* **Input for this task**

# # # # #

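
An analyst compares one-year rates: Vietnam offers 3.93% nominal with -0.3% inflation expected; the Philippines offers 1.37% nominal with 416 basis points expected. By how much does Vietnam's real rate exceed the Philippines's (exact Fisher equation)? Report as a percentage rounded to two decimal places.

Vietnam: (1 + 0.0393)/(1 − 0.0030) − 1 = 4.2427%
The Philippines: (1 + 0.0137)/(1 + 0.0416) − 1 = -2.6786%
Differential = 4.2427% − (-2.6786%) = 6.9213% → 6.92%.

6.92%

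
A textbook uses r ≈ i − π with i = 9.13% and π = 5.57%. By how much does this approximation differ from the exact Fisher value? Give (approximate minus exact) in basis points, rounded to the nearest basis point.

19 basis points

Approximate: r ≈ 9.130% − 5.570% = 3.5600%
Exact: (1 + 0.0913)/(1 + 0.0557) − 1 = 3.3722%
Error = 3.5600% − 3.3722% = 0.1878% → 19 basis points.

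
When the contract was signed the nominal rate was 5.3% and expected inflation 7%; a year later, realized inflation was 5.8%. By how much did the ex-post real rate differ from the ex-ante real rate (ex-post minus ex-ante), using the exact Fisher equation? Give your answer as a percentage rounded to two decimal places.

Ex-ante: (1 + 0.0530)/(1 + 0.0700) − 1 = -1.5888%
Ex-post: (1 + 0.0530)/(1 + 0.0580) − 1 = -0.4726%
Difference (ex-post − ex-ante) = 1.1162% → 1.12%.

1.12%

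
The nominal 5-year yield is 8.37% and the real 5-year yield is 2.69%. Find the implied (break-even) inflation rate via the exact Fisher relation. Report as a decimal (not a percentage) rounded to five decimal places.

0.05531

(1 + π) = (1 + i)/(1 + r) = 1.08370 / 1.02690 = 1.055312
Break-even inflation = 1.055312 − 1 → 0.05531.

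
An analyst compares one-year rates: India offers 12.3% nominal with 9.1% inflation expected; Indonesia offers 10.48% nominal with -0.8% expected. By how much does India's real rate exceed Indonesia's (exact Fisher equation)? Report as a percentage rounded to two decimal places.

-8.44%

India: (1 + 0.1230)/(1 + 0.0910) − 1 = 2.9331%
Indonesia: (1 + 0.1048)/(1 − 0.0080) − 1 = 11.3710%
Differential = 2.9331% − 11.3710% = -8.4379% → -8.44%.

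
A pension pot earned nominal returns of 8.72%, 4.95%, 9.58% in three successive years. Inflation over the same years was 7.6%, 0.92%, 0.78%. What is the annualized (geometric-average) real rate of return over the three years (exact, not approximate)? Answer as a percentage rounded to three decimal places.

4.541%

Nominal growth factor = 1.0872 × 1.0495 × 1.0958 = 1.25032577
Price-level growth factor = 1.0760 × 1.0092 × 1.0078 = 1.09436921
Real growth factor = 1.25032577 / 1.09436921 = 1.14250817
Annualized real rate = 1.14250817^(1/3) − 1 = 4.5409% → 4.541%.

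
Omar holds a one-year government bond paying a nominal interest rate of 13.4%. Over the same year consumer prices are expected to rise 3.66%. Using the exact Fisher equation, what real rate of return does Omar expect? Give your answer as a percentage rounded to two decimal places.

9.40%

1 + r = 1.13400 / 1.03660 = 1.093961
r = 1.093961 − 1 = 9.3961%, i.e. 9.40%.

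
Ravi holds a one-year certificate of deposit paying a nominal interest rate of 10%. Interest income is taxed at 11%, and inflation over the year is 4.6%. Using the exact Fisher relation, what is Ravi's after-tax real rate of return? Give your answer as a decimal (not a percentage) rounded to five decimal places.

0.04111

After-tax nominal return = 10% × (1 − 0.11) = 8.9000%.
1 + r = 1.08900 / 1.04600 = 1.041109
After-tax real rate = 1.041109 − 1 → 0.04111.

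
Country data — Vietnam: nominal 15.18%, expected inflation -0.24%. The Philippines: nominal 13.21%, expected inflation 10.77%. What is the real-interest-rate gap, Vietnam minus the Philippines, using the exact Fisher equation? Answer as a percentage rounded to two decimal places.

Vietnam: (1 + 0.1518)/(1 − 0.0024) − 1 = 15.4571%
The Philippines: (1 + 0.1321)/(1 + 0.1077) − 1 = 2.2028%
Differential = 15.4571% − 2.2028% = 13.2543% → 13.25%.

13.25%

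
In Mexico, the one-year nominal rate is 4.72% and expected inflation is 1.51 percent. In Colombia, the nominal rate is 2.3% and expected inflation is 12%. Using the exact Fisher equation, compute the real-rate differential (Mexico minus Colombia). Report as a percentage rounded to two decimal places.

Mexico: (1 + 0.0472)/(1 + 0.0151) − 1 = 3.1623%
Colombia: (1 + 0.0230)/(1 + 0.1200) − 1 = -8.6607%
Differential = 3.1623% − (-8.6607%) = 11.8230% → 11.82%.

11.82%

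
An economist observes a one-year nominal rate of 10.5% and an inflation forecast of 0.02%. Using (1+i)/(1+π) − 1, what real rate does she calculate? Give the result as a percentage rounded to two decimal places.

By the Fisher relation, 1 + r = (1 + i)/(1 + π).
1 + r = 1.10500 / 1.00020 = 1.104779
r = 1.104779 − 1 = 10.4779%, i.e. 10.48%.

10.48%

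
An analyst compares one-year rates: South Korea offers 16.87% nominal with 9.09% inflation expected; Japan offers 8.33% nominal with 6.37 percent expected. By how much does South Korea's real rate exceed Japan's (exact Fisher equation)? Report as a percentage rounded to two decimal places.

5.29%

South Korea: (1 + 0.1687)/(1 + 0.0909) − 1 = 7.1317%
Japan: (1 + 0.0833)/(1 + 0.0637) − 1 = 1.8426%
Differential = 7.1317% − 1.8426% = 5.2891% → 5.29%.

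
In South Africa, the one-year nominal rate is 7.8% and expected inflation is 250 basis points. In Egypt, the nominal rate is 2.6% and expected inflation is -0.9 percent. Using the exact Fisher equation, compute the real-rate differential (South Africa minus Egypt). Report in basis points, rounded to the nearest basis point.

South Africa: (1 + 0.0780)/(1 + 0.0250) − 1 = 5.1707%
Egypt: (1 + 0.0260)/(1 − 0.0090) − 1 = 3.5318%
Differential = 5.1707% − 3.5318% = 1.6389% → 164 basis points.

164 basis points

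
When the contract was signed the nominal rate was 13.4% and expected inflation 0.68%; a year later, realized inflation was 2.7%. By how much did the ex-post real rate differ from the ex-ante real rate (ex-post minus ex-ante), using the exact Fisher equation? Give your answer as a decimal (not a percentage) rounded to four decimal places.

-0.0222

Ex-ante: (1 + 0.1340)/(1 + 0.0068) − 1 = 12.6341%
Ex-post: (1 + 0.1340)/(1 + 0.0270) − 1 = 10.4187%
Difference (ex-post − ex-ante) = -2.2154% → -0.0222.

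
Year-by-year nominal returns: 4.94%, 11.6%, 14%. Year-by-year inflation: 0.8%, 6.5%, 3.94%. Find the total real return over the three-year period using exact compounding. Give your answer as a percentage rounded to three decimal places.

19.651%

Nominal growth factor = 1.0494 × 1.1160 × 1.1400 = 1.335089
Price-level growth factor = 1.0080 × 1.0650 × 1.0394 = 1.115817
Real growth factor = 1.335089 / 1.115817 = 1.196513
Total real return = 1.196513 − 1 → 19.651%.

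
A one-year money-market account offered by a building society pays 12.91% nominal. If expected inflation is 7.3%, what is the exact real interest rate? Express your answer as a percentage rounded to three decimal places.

5.228%

By the Fisher identity, 1 + r = (1 + i)/(1 + π).
1 + r = 1.12910 / 1.07300 = 1.052283
r = 1.052283 − 1 = 5.2283%, i.e. 5.228%.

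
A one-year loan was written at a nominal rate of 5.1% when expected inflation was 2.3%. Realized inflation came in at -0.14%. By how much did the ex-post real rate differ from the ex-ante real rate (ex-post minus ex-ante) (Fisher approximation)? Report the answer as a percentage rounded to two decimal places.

Ex-ante: 5.1% − 2.3% = 2.800%
Ex-post: 5.1% − (-0.14%) = 5.240%
Difference (ex-post − ex-ante) = 2.4400% → 2.44%.

2.44%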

# # # # #

* **Goal of the exercise**
Output only the lines from the one that contains "A one-year money-market" through the last line of the data above, each restated exactly.

* **Output for this exercise**
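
A one-year money-market account offered by a building society pays 12.91% nominal. If expected inflation is 7.3%, what is the exact real interest rate? Express your answer as a percentage rounded to three decimal places.

5.228%

By the Fisher identity, 1 + r = (1 + i)/(1 + π).
1 + r = 1.12910 / 1.07300 = 1.052283
r = 1.052283 − 1 = 5.2283%, i.e. 5.228%.

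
A one-year loan was written at a nominal rate of 5.1% when expected inflation was 2.3%. Realized inflation came in at -0.14%. By how much did the ex-post real rate differ from the ex-ante real rate (ex-post minus ex-ante) (Fisher approximation)? Report the answer as a percentage rounded to two decimal places.

Ex-ante: 5.1% − 2.3% = 2.800%
Ex-post: 5.1% − (-0.14%) = 5.240%
Difference (ex-post − ex-ante) = 2.4400% → 2.44%.

2.44%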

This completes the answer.